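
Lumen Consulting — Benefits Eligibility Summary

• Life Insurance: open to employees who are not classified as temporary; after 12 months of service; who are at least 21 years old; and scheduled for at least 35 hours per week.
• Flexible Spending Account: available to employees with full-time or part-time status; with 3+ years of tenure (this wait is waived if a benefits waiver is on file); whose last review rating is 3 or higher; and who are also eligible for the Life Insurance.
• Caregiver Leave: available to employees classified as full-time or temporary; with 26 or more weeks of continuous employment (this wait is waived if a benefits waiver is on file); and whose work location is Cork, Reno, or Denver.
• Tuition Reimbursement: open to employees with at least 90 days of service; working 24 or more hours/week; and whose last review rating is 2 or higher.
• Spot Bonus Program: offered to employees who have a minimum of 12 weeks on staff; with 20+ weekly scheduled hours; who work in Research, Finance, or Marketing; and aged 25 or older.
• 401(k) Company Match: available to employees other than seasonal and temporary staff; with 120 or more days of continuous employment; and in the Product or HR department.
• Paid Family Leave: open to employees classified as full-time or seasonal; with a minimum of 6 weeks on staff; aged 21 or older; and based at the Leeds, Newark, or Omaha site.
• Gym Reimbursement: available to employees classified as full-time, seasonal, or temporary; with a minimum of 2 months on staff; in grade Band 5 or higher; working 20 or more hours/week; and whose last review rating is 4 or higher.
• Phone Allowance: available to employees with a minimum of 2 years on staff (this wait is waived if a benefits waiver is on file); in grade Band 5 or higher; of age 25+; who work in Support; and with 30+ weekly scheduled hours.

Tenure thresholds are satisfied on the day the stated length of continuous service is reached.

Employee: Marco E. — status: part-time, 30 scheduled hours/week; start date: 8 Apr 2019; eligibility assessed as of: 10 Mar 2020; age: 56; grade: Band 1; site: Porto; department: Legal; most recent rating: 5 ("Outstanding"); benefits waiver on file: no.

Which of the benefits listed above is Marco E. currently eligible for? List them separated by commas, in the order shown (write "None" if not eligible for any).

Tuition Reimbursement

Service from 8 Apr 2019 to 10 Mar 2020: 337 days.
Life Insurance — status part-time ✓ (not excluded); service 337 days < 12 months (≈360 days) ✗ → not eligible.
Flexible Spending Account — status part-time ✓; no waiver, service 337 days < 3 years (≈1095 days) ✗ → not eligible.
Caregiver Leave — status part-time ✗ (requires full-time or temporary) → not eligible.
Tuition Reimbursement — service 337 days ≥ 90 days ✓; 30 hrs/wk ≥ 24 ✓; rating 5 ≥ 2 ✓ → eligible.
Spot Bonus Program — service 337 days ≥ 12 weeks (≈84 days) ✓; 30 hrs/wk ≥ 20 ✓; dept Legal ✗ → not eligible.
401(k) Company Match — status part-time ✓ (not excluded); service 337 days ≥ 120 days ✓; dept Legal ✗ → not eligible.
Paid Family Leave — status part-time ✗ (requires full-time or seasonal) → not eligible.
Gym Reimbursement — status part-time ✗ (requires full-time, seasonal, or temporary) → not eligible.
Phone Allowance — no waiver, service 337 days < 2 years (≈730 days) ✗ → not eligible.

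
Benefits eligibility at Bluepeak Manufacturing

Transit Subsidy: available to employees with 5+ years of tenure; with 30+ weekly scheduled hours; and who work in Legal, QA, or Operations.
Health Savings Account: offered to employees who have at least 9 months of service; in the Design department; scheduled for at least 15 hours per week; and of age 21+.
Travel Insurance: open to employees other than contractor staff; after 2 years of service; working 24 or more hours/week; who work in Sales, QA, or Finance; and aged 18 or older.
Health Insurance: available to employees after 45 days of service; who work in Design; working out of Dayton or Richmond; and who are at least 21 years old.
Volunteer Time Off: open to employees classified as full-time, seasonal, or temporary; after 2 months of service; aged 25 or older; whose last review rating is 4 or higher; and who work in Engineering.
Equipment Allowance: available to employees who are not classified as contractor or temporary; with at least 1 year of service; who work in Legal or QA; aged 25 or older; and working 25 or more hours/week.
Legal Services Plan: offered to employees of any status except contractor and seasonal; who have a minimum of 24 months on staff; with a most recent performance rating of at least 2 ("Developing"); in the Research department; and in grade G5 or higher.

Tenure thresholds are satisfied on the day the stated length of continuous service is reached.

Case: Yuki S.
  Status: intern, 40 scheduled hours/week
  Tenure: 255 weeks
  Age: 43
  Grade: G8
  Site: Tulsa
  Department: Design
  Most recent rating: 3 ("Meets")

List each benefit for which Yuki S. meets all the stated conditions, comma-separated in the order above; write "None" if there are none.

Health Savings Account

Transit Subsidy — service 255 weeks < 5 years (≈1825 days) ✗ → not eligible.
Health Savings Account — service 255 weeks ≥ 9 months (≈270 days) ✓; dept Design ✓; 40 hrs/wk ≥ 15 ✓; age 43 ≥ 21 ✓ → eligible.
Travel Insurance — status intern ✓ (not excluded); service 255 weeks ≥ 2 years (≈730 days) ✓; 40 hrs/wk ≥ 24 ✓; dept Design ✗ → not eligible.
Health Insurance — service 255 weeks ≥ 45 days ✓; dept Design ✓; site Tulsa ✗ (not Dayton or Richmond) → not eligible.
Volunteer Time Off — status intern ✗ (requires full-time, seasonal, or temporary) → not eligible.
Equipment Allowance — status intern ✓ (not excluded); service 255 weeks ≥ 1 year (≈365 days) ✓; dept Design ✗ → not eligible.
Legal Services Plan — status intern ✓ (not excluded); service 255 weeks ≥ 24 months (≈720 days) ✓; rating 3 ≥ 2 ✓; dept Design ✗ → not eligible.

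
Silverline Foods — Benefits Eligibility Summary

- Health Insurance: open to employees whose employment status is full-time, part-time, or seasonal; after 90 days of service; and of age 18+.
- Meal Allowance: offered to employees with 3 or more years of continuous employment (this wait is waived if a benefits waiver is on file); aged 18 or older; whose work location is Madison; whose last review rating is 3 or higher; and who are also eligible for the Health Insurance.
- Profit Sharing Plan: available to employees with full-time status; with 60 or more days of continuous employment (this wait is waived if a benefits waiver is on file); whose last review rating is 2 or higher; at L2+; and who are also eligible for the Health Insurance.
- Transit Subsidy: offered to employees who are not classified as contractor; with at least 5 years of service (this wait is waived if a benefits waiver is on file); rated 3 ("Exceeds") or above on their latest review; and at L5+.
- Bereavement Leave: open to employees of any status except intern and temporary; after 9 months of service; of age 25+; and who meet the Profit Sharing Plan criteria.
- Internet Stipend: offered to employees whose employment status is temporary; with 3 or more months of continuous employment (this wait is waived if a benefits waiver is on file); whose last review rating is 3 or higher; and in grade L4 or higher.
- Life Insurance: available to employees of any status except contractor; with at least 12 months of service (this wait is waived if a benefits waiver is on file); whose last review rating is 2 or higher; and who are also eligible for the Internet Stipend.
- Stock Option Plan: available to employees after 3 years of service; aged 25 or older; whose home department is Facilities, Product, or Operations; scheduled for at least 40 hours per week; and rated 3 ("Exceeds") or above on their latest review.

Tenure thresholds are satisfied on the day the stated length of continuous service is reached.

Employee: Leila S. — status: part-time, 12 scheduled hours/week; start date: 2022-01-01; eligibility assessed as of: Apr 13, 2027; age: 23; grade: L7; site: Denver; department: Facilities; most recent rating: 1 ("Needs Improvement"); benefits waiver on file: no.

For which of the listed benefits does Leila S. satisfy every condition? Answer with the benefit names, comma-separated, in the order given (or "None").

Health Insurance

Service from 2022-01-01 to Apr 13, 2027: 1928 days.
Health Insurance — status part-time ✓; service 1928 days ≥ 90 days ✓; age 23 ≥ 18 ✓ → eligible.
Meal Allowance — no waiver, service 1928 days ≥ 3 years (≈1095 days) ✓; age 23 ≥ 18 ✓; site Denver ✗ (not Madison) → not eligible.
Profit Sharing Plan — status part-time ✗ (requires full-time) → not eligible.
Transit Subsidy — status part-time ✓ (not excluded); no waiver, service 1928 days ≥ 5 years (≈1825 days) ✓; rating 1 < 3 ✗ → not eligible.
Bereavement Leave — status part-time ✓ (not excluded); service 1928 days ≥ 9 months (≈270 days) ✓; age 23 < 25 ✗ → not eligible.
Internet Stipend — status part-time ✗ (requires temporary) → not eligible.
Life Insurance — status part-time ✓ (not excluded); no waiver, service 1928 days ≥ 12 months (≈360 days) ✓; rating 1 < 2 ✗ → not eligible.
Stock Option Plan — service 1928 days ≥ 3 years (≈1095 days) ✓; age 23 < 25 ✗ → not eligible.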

--

Prompt: Look in the material above for the line with "25 or older." and the line with "Employee: Marco E.", and transcribe exactly those lines and all lines between them, nothing more.

Response for this exercise:
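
• Spot Bonus Program: offered to employees who have a minimum of 12 weeks on staff; with 20+ weekly scheduled hours; who work in Research, Finance, or Marketing; and aged 25 or older.
• 401(k) Company Match: available to employees other than seasonal and temporary staff; with 120 or more days of continuous employment; and in the Product or HR department.
• Paid Family Leave: open to employees classified as full-time or seasonal; with a minimum of 6 weeks on staff; aged 21 or older; and based at the Leeds, Newark, or Omaha site.
• Gym Reimbursement: available to employees classified as full-time, seasonal, or temporary; with a minimum of 2 months on staff; in grade Band 5 or higher; working 20 or more hours/week; and whose last review rating is 4 or higher.
• Phone Allowance: available to employees with a minimum of 2 years on staff (this wait is waived if a benefits waiver is on file); in grade Band 5 or higher; of age 25+; who work in Support; and with 30+ weekly scheduled hours.

Tenure thresholds are satisfied on the day the stated length of continuous service is reached.

Employee: Marco E. — status: part-time, 30 scheduled hours/week; start date: 8 Apr 2019; eligibility assessed as of: 10 Mar 2020; age: 56; grade: Band 1; site: Porto; department: Legal; most recent rating: 5 ("Outstanding"); benefits waiver on file: no.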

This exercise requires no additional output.